▸ Task to complete:
Up to and including the line with "C3: r + p ≤ 8", restate the records below word for word, beginning with their first line.

▸ Input records:
☆ ☆ ☆ ☆

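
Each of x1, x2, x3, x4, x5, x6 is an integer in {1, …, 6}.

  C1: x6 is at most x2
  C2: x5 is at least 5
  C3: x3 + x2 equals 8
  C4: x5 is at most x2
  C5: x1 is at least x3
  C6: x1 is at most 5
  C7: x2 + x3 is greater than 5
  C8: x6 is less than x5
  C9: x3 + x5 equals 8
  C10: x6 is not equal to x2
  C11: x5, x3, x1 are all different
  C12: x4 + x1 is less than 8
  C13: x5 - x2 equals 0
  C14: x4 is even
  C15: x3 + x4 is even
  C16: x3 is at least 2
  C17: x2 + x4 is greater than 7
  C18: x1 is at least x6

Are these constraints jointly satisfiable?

Satisfiable

Setting (x1, x2, x3, x4, x5, x6) = (4, 6, 2, 2, 6, 1) satisfies everything: constraint 3: x3 + x2 = 8; constraint 7: x2 + x3 = 8, and the others follow.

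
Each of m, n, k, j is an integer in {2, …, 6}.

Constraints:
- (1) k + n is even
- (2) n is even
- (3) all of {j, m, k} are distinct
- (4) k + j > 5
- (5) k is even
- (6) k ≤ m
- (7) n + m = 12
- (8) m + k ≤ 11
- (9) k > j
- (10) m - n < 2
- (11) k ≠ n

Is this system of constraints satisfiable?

Satisfiable

One satisfying assignment is m = 6, n = 6, k = 4, j = 3.
For the less obvious constraints — constraint 4: k + j = 7; constraint 7: n + m = 12 — and the others hold by inspection.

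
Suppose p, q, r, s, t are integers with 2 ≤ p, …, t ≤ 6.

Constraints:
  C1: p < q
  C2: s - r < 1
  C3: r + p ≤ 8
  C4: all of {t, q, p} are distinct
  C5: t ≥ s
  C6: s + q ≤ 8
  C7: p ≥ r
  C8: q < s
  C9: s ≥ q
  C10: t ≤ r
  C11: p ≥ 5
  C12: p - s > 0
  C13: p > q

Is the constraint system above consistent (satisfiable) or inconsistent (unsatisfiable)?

Unsatisfiable

Constraints 1, 5, 7, 8, and 10 give p < q, q < s, s ≤ t, t ≤ r, r ≤ p. Chaining: p < q < s ≤ t ≤ r ≤ p, which forces p < p — impossible.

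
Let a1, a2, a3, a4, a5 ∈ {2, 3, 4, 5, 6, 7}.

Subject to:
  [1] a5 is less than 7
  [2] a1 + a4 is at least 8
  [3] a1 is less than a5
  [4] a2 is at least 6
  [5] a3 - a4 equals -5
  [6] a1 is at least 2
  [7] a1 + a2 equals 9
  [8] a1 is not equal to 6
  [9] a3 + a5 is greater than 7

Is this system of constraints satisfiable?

Satisfiable

The assignment a1 = 2, a2 = 7, a3 = 2, a4 = 7, a5 = 6 works:
  constraint 2 holds since a1 + a4 = 9.
  constraint 5 holds since a3 - a4 = -5.
  constraint 7 holds since a1 + a2 = 9.
The rest check out directly.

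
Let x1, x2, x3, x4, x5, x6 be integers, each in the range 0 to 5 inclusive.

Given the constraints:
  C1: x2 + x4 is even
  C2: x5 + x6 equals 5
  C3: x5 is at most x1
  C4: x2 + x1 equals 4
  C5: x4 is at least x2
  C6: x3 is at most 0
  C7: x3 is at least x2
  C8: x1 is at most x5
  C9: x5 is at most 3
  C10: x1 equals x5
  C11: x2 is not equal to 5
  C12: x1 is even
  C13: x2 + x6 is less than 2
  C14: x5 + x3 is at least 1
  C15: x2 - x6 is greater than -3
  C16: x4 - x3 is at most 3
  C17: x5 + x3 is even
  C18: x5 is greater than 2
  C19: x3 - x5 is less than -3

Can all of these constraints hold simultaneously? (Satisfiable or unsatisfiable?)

Unsatisfiable

From constraints 6 and 7: x2 ≤ x3 ≤ 0. From constraints 8 and 9: x1 ≤ x5 ≤ 3. Hence x2 + x1 ≤ 3. But constraint 4 requires x2 + x1 = 4, and 4 > 3. Contradiction.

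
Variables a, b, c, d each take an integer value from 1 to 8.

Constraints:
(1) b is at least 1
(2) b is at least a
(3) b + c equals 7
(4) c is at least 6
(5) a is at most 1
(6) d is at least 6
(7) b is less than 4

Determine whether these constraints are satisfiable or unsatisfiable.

Satisfiable

One satisfying assignment is a = 1, b = 1, c = 6, d = 6.
For the less obvious constraints — constraint 1: b = 1; constraint 2: b = 1, a = 1; constraint 3: b + c = 7 — and the others hold by inspection.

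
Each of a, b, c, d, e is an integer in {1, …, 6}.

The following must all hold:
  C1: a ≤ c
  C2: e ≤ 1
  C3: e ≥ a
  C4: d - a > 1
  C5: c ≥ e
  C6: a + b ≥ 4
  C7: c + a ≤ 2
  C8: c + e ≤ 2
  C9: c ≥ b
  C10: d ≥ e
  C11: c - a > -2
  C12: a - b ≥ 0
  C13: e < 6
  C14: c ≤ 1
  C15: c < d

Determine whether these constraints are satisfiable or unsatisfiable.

Unsatisfiable

From constraints 2 and 3: a ≤ e ≤ 1. From constraints 9 and 14: b ≤ c ≤ 1. Hence a + b ≤ 2. But constraint 6 requires a + b ≥ 4, and 4 > 2. Contradiction.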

☆ ☆ ☆ ☆

▸ Exercise result:
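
Each of x1, x2, x3, x4, x5, x6 is an integer in {1, …, 6}.

  C1: x6 is at most x2
  C2: x5 is at least 5
  C3: x3 + x2 equals 8
  C4: x5 is at most x2
  C5: x1 is at least x3
  C6: x1 is at most 5
  C7: x2 + x3 is greater than 5
  C8: x6 is less than x5
  C9: x3 + x5 equals 8
  C10: x6 is not equal to x2
  C11: x5, x3, x1 are all different
  C12: x4 + x1 is less than 8
  C13: x5 - x2 equals 0
  C14: x4 is even
  C15: x3 + x4 is even
  C16: x3 is at least 2
  C17: x2 + x4 is greater than 7
  C18: x1 is at least x6

Are these constraints jointly satisfiable?

Satisfiable

Setting (x1, x2, x3, x4, x5, x6) = (4, 6, 2, 2, 6, 1) satisfies everything: constraint 3: x3 + x2 = 8; constraint 7: x2 + x3 = 8, and the others follow.

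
Each of m, n, k, j is an integer in {2, …, 6}.

Constraints:
- (1) k + n is even
- (2) n is even
- (3) all of {j, m, k} are distinct
- (4) k + j > 5
- (5) k is even
- (6) k ≤ m
- (7) n + m = 12
- (8) m + k ≤ 11
- (9) k > j
- (10) m - n < 2
- (11) k ≠ n

Is this system of constraints satisfiable?

Satisfiable

One satisfying assignment is m = 6, n = 6, k = 4, j = 3.
For the less obvious constraints — constraint 4: k + j = 7; constraint 7: n + m = 12 — and the others hold by inspection.

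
Suppose p, q, r, s, t are integers with 2 ≤ p, …, t ≤ 6.

Constraints:
  C1: p < q
  C2: s - r < 1
  C3: r + p ≤ 8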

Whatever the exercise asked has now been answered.